[Stored items]
+===+

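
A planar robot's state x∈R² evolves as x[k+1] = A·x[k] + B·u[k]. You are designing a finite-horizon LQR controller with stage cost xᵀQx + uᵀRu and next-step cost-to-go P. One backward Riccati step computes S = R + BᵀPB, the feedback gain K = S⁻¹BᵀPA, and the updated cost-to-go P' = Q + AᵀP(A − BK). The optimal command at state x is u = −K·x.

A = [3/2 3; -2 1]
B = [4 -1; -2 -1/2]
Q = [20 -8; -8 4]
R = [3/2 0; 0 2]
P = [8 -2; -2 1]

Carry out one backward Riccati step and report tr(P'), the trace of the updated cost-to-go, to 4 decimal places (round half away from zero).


BᵀP = [36.0000 -10.0000; -7.0000 1.5000]
S = R + BᵀPB = [3/2 0; 0 2] + [164.0000 -31.0000; -31.0000 6.2500] = [165.5000 -31.0000; -31.0000 8.2500]
BᵀPA = [74.0000 98.0000; -13.5000 -19.5000]
K = S⁻¹·BᵀPA = [0.4748 0.5045; 0.1478 -0.4680]
A−BK = [-0.2515 0.5141; -0.9765 1.7750]
AᵀP(A−BK) = [0.8590 -0.6498; -0.6498 2.4346]
P' = Q + AᵀP(A−BK) = [20.8590 -8.6498; -8.6498 6.4346]
tr(P') = 27.2937

27.2937


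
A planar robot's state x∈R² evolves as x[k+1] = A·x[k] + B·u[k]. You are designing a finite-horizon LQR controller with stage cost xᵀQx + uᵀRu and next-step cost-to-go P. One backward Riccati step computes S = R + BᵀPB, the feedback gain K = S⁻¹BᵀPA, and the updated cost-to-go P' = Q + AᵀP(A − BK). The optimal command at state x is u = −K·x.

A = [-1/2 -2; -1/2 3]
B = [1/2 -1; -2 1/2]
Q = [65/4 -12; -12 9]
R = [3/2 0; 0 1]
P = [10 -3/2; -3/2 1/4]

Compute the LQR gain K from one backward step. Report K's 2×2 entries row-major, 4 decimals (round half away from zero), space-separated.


-0.1167 -0.7899 0.2831 1.5572

BᵀP = [8.0000 -1.2500; -10.7500 1.6250]
S = R + BᵀPB = [3/2 0; 0 1] + [6.5000 -8.6250; -8.6250 11.5625] = [8.0000 -8.6250; -8.6250 12.5625]
BᵀPA = [-3.3750 -19.7500; 4.5625 26.3750]
K = S⁻¹·BᵀPA = [-0.1167 -0.7899; 0.2831 1.5572]
A−BK = [-0.1586 -0.0479; -0.8749 0.6415]
AᵀP(A−BK) = [0.1272 0.6044; 0.6044 3.5787]
P' = Q + AᵀP(A−BK) = [16.3772 -11.3956; -11.3956 12.5787]
tr(P') = 28.9559


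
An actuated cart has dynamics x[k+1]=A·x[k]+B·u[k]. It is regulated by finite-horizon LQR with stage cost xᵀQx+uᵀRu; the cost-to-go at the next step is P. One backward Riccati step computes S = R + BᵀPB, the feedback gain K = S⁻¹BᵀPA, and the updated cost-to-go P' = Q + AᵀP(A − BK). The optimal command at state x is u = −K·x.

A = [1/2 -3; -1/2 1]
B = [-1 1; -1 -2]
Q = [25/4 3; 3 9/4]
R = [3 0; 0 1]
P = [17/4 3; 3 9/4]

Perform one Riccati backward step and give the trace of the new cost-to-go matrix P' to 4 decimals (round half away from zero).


BᵀP = [-7.2500 -5.2500; -1.7500 -1.5000]
S = R + BᵀPB = [3 0; 0 1] + [12.5000 3.2500; 3.2500 1.2500] = [15.5000 3.2500; 3.2500 2.2500]
BᵀPA = [-1.0000 16.5000; -0.1250 3.7500]
K = S⁻¹·BᵀPA = [-0.0758 1.0257; 0.0540 0.1851]
A−BK = [0.3702 -2.1594; -0.4679 2.3959]
AᵀP(A−BK) = [0.0559 -0.4512; -0.4512 4.8817]
P' = Q + AᵀP(A−BK) = [6.3059 2.5488; 2.5488 7.1317]
tr(P') = 13.4377

13.4377


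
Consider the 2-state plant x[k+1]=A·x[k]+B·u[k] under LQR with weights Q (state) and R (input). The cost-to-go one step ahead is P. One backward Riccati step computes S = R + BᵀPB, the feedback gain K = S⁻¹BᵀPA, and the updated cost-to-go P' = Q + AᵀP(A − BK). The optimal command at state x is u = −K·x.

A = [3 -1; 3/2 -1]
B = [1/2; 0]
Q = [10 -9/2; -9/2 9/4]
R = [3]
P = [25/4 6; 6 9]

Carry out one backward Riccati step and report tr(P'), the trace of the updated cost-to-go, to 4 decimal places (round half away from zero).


119.5822

BᵀP = [3.1250 3.0000]
S = R + BᵀPB = [3] + [1.5625] = [4.5625]
BᵀPA = [13.8750 -6.1250]
K = S⁻¹·BᵀPA = [3.0411 -1.3425]
A−BK = [1.4795 -0.3288; 1.5000 -1.0000]
AᵀP(A−BK) = [88.3048 -40.6233; -40.6233 19.0274]
P' = Q + AᵀP(A−BK) = [98.3048 -45.1233; -45.1233 21.2774]
tr(P') = 119.5822


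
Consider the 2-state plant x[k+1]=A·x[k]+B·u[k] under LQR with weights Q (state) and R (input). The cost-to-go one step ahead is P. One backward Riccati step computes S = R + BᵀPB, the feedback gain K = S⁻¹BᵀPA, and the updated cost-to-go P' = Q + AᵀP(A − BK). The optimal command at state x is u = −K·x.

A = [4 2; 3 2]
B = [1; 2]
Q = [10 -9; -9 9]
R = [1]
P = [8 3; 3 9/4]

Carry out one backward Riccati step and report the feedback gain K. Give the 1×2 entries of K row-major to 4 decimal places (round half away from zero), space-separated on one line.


BᵀP = [14.0000 7.5000]
S = R + BᵀPB = [1] + [29.0000] = [30.0000]
BᵀPA = [78.5000 43.0000]
K = S⁻¹·BᵀPA = [2.6167 1.4333]
A−BK = [1.3833 0.5667; -2.2333 -0.8667]
AᵀP(A−BK) = [14.8417 6.9833; 6.9833 3.3667]
P' = Q + AᵀP(A−BK) = [24.8417 -2.0167; -2.0167 12.3667]
tr(P') = 37.2083

2.6167 1.4333


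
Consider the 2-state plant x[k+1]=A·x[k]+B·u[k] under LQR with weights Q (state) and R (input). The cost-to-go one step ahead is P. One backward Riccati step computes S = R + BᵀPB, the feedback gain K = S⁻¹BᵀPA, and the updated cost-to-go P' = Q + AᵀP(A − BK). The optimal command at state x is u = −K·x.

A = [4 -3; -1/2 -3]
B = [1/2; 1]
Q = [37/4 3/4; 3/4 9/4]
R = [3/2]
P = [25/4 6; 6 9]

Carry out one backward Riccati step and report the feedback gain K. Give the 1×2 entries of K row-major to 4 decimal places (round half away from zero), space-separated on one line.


BᵀP = [9.1250 12.0000]
S = R + BᵀPB = [3/2] + [16.5625] = [18.0625]
BᵀPA = [30.5000 -63.3750]
K = S⁻¹·BᵀPA = [1.6886 -3.5087]
A−BK = [3.1557 -1.2457; -2.1886 0.5087]
AᵀP(A−BK) = [26.7483 -17.4862; -17.4862 22.8893]
P' = Q + AᵀP(A−BK) = [35.9983 -16.7362; -16.7362 25.1393]
tr(P') = 61.1375

1.6886 -3.5087


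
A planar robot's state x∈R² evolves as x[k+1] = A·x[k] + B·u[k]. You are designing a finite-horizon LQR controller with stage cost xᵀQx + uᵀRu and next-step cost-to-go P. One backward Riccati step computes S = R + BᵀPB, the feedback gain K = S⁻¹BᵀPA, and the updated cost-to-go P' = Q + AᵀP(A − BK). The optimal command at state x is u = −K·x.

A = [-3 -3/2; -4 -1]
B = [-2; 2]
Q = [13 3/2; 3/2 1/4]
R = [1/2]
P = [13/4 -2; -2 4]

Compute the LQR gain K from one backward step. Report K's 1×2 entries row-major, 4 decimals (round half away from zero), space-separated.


BᵀP = [-10.5000 12.0000]
S = R + BᵀPB = [1/2] + [45.0000] = [45.5000]
BᵀPA = [-16.5000 3.7500]
K = S⁻¹·BᵀPA = [-0.3626 0.0824]
A−BK = [-3.7253 -1.3352; -3.2747 -1.1648]
AᵀP(A−BK) = [39.2665 13.9849; 13.9849 5.0034]
P' = Q + AᵀP(A−BK) = [52.2665 15.4849; 15.4849 5.2534]
tr(P') = 57.5199

-0.3626 0.0824


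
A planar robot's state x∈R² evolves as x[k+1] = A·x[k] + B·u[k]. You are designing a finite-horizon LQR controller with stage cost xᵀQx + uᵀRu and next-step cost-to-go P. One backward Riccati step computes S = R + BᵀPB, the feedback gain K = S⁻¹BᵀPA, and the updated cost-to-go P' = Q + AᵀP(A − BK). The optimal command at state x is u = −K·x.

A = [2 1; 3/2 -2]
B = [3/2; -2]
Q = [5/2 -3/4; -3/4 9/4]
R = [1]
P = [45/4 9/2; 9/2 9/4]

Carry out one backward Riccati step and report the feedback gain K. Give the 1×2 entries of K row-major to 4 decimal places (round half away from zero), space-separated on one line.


BᵀP = [7.8750 2.2500]
S = R + BᵀPB = [1] + [7.3125] = [8.3125]
BᵀPA = [19.1250 3.3750]
K = S⁻¹·BᵀPA = [2.3008 0.4060]
A−BK = [-1.4511 0.3910; 6.1015 -1.1880]
AᵀP(A−BK) = [33.0606 -3.2650; -3.2650 0.8797]
P' = Q + AᵀP(A−BK) = [35.5606 -4.0150; -4.0150 3.1297]
tr(P') = 38.6903

2.3008 0.4060


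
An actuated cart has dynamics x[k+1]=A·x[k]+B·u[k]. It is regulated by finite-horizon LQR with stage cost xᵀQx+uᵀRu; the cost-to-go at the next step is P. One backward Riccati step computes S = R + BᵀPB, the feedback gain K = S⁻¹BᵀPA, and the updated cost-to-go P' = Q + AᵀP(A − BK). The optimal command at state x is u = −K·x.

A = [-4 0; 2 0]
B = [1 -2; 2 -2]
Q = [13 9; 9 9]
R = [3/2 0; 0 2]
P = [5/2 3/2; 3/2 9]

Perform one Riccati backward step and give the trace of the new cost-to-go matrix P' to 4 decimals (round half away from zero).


BᵀP = [5.5000 19.5000; -8.0000 -21.0000]
S = R + BᵀPB = [3/2 0; 0 2] + [44.5000 -50.0000; -50.0000 58.0000] = [46.0000 -50.0000; -50.0000 60.0000]
BᵀPA = [17.0000 0.0000; -10.0000 0.0000]
K = S⁻¹·BᵀPA = [2.0000 0.0000; 1.5000 0.0000]
A−BK = [-3.0000 0.0000; 1.0000 0.0000]
AᵀP(A−BK) = [33.0000 0.0000; 0.0000 0.0000]
P' = Q + AᵀP(A−BK) = [46.0000 9.0000; 9.0000 9.0000]
tr(P') = 55.0000

55.0000


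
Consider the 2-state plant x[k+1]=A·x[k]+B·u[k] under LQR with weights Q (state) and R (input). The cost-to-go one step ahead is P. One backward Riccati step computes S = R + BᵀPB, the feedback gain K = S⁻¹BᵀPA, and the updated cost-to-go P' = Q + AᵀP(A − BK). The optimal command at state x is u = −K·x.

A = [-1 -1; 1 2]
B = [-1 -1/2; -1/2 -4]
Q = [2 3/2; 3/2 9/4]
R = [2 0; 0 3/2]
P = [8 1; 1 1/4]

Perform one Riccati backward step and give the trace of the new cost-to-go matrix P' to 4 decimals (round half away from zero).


6.9545

BᵀP = [-8.5000 -1.1250; -8.0000 -1.5000]
S = R + BᵀPB = [2 0; 0 3/2] + [9.0625 8.7500; 8.7500 10.0000] = [11.0625 8.7500; 8.7500 11.5000]
BᵀPA = [7.3750 6.2500; 6.5000 5.0000]
K = S⁻¹·BᵀPA = [0.5515 0.5552; 0.1456 0.0123]
A−BK = [-0.3757 -0.4386; 1.8581 2.3270]
AᵀP(A−BK) = [1.2363 1.3251; 1.3251 1.4682]
P' = Q + AᵀP(A−BK) = [3.2363 2.8251; 2.8251 3.7182]
tr(P') = 6.9545


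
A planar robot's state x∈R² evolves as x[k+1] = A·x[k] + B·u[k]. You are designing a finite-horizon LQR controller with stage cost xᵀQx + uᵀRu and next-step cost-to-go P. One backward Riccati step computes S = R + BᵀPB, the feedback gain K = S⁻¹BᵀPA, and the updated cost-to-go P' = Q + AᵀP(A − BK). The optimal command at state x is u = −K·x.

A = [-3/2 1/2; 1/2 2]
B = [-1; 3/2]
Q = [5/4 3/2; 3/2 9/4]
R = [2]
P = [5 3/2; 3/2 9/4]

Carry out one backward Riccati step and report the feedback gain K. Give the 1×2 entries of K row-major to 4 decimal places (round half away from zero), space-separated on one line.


0.6694 0.3140

BᵀP = [-2.7500 1.8750]
S = R + BᵀPB = [2] + [5.5625] = [7.5625]
BᵀPA = [5.0625 2.3750]
K = S⁻¹·BᵀPA = [0.6694 0.3140]
A−BK = [-0.8306 0.8140; -0.5041 1.5289]
AᵀP(A−BK) = [6.1736 -7.2149; -7.2149 12.5041]
P' = Q + AᵀP(A−BK) = [7.4236 -5.7149; -5.7149 14.7541]
tr(P') = 22.1777


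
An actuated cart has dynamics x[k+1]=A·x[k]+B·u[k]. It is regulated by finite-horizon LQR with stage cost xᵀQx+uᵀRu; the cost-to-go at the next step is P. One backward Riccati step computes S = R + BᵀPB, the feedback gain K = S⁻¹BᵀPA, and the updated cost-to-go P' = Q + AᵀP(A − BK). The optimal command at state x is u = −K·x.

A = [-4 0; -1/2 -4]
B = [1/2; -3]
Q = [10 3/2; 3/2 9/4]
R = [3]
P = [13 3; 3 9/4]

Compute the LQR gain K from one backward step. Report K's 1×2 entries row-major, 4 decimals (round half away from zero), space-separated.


BᵀP = [-2.5000 -5.2500]
S = R + BᵀPB = [3] + [14.5000] = [17.5000]
BᵀPA = [12.6250 21.0000]
K = S⁻¹·BᵀPA = [0.7214 1.2000]
A−BK = [-4.3607 -0.6000; 1.6643 -0.4000]
AᵀP(A−BK) = [211.4545 37.3500; 37.3500 10.8000]
P' = Q + AᵀP(A−BK) = [221.4545 38.8500; 38.8500 13.0500]
tr(P') = 234.5045

0.7214 1.2000


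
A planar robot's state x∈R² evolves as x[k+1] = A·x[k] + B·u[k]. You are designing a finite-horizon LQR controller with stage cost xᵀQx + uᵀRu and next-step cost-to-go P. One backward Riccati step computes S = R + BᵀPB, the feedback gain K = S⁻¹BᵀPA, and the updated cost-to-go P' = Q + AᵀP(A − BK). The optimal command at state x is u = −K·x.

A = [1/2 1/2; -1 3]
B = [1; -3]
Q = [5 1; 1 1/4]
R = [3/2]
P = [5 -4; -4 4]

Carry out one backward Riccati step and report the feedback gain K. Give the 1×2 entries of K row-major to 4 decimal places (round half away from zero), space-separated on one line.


0.3684 -0.5940

BᵀP = [17.0000 -16.0000]
S = R + BᵀPB = [3/2] + [65.0000] = [66.5000]
BᵀPA = [24.5000 -39.5000]
K = S⁻¹·BᵀPA = [0.3684 -0.5940]
A−BK = [0.1316 1.0940; 0.1053 1.2180]
AᵀP(A−BK) = [0.2237 -0.1974; -0.1974 1.7876]
P' = Q + AᵀP(A−BK) = [5.2237 0.8026; 0.8026 2.0376]
tr(P') = 7.2613


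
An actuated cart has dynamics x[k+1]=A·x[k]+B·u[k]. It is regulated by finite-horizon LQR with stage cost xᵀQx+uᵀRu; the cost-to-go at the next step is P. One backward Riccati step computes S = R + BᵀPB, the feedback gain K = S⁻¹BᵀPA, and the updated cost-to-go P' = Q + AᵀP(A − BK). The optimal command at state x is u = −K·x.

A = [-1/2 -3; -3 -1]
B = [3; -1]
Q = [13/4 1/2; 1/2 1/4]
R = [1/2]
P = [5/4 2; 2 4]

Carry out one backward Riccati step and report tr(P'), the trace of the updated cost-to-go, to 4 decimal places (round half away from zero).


46.4417

BᵀP = [1.7500 2.0000]
S = R + BᵀPB = [1/2] + [3.2500] = [3.7500]
BᵀPA = [-6.8750 -7.2500]
K = S⁻¹·BᵀPA = [-1.8333 -1.9333]
A−BK = [5.0000 2.8000; -4.8333 -2.9333]
AᵀP(A−BK) = [29.7083 19.5833; 19.5833 13.2333]
P' = Q + AᵀP(A−BK) = [32.9583 20.0833; 20.0833 13.4833]
tr(P') = 46.4417


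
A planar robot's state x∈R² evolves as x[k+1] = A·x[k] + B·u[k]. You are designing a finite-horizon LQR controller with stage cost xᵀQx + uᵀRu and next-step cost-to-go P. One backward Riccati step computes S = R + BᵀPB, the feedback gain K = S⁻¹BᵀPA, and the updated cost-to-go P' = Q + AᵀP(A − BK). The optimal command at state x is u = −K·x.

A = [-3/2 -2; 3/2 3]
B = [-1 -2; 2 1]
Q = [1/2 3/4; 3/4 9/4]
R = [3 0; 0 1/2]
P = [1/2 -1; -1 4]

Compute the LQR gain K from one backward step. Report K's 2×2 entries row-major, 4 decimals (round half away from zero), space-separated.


0.2586 0.5517 0.7980 1.3596

BᵀP = [-2.5000 9.0000; -2.0000 6.0000]
S = R + BᵀPB = [3 0; 0 1/2] + [20.5000 14.0000; 14.0000 10.0000] = [23.5000 14.0000; 14.0000 10.5000]
BᵀPA = [17.2500 32.0000; 12.0000 22.0000]
K = S⁻¹·BᵀPA = [0.2586 0.5517; 0.7980 1.3596]
A−BK = [0.3547 1.2709; 0.1847 0.5369]
AᵀP(A−BK) = [0.5874 1.1675; 1.1675 2.4335]
P' = Q + AᵀP(A−BK) = [1.0874 1.9175; 1.9175 4.6835]
tr(P') = 5.7709


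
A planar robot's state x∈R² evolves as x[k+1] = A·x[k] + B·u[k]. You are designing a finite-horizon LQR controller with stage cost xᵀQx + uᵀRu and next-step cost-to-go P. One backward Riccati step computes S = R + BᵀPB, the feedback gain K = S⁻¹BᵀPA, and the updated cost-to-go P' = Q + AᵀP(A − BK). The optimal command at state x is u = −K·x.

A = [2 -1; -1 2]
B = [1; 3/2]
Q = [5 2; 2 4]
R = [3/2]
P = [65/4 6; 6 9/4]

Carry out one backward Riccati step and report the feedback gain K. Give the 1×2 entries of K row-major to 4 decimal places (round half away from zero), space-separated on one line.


1.0077 -0.1593

BᵀP = [25.2500 9.3750]
S = R + BᵀPB = [3/2] + [39.3125] = [40.8125]
BᵀPA = [41.1250 -6.5000]
K = S⁻¹·BᵀPA = [1.0077 -0.1593]
A−BK = [0.9923 -0.8407; -2.5115 2.2389]
AᵀP(A−BK) = [1.8101 -0.4502; -0.4502 0.2148]
P' = Q + AᵀP(A−BK) = [6.8101 1.5498; 1.5498 4.2148]
tr(P') = 11.0249


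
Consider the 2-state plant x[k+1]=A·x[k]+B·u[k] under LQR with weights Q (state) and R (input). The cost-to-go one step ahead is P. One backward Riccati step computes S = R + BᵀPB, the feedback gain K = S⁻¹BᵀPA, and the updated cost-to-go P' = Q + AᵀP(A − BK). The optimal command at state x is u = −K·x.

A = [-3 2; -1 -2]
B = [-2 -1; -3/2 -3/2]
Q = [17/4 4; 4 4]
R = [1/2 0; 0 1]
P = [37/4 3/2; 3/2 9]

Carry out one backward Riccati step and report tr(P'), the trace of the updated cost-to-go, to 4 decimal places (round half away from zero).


31.0508

BᵀP = [-20.7500 -16.5000; -11.5000 -15.0000]
S = R + BᵀPB = [1/2 0; 0 1] + [66.2500 45.5000; 45.5000 34.0000] = [66.7500 45.5000; 45.5000 35.0000]
BᵀPA = [78.7500 -8.5000; 49.5000 7.0000]
K = S⁻¹·BᵀPA = [1.8947 -2.3158; -1.0489 3.2105]
A−BK = [-0.2594 0.5789; 0.2688 -0.6579]
AᵀP(A−BK) = [3.9586 -8.0526; -8.0526 18.8421]
P' = Q + AᵀP(A−BK) = [8.2086 -4.0526; -4.0526 22.8421]
tr(P') = 31.0508


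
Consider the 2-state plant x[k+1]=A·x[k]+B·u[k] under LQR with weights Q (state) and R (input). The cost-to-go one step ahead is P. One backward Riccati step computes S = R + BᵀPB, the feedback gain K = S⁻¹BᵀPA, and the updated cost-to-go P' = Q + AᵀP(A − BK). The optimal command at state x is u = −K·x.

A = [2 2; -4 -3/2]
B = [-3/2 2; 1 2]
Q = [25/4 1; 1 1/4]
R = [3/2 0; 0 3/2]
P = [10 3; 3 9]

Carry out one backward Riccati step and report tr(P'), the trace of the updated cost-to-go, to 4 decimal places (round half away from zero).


BᵀP = [-12.0000 4.5000; 26.0000 24.0000]
S = R + BᵀPB = [3/2 0; 0 3/2] + [22.5000 -15.0000; -15.0000 100.0000] = [24.0000 -15.0000; -15.0000 101.5000]
BᵀPA = [-42.0000 -30.7500; -44.0000 16.0000]
K = S⁻¹·BᵀPA = [-2.2266 -1.3031; -0.7626 -0.0349]
A−BK = [0.1852 0.1152; -0.2483 -0.1270]
AᵀP(A−BK) = [8.9308 4.7330; 4.7330 2.7391]
P' = Q + AᵀP(A−BK) = [15.1808 5.7330; 5.7330 2.9891]
tr(P') = 18.1699

18.1699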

+===+

### TASK TO COMPLETE:
Quote every line from the beginning of the entries up to and including the line that contains "P = [10 -3/2; -3/2 1/4]".

### SOLUTION TO THIS PROBLEM:
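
A planar robot's state x∈R² evolves as x[k+1] = A·x[k] + B·u[k]. You are designing a finite-horizon LQR controller with stage cost xᵀQx + uᵀRu and next-step cost-to-go P. One backward Riccati step computes S = R + BᵀPB, the feedback gain K = S⁻¹BᵀPA, and the updated cost-to-go P' = Q + AᵀP(A − BK). The optimal command at state x is u = −K·x.

A = [3/2 3; -2 1]
B = [4 -1; -2 -1/2]
Q = [20 -8; -8 4]
R = [3/2 0; 0 2]
P = [8 -2; -2 1]

Carry out one backward Riccati step and report tr(P'), the trace of the updated cost-to-go, to 4 decimal places (round half away from zero).


BᵀP = [36.0000 -10.0000; -7.0000 1.5000]
S = R + BᵀPB = [3/2 0; 0 2] + [164.0000 -31.0000; -31.0000 6.2500] = [165.5000 -31.0000; -31.0000 8.2500]
BᵀPA = [74.0000 98.0000; -13.5000 -19.5000]
K = S⁻¹·BᵀPA = [0.4748 0.5045; 0.1478 -0.4680]
A−BK = [-0.2515 0.5141; -0.9765 1.7750]
AᵀP(A−BK) = [0.8590 -0.6498; -0.6498 2.4346]
P' = Q + AᵀP(A−BK) = [20.8590 -8.6498; -8.6498 6.4346]
tr(P') = 27.2937

27.2937


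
A planar robot's state x∈R² evolves as x[k+1] = A·x[k] + B·u[k]. You are designing a finite-horizon LQR controller with stage cost xᵀQx + uᵀRu and next-step cost-to-go P. One backward Riccati step computes S = R + BᵀPB, the feedback gain K = S⁻¹BᵀPA, and the updated cost-to-go P' = Q + AᵀP(A − BK). The optimal command at state x is u = −K·x.

A = [-1/2 -2; -1/2 3]
B = [1/2 -1; -2 1/2]
Q = [65/4 -12; -12 9]
R = [3/2 0; 0 1]
P = [10 -3/2; -3/2 1/4]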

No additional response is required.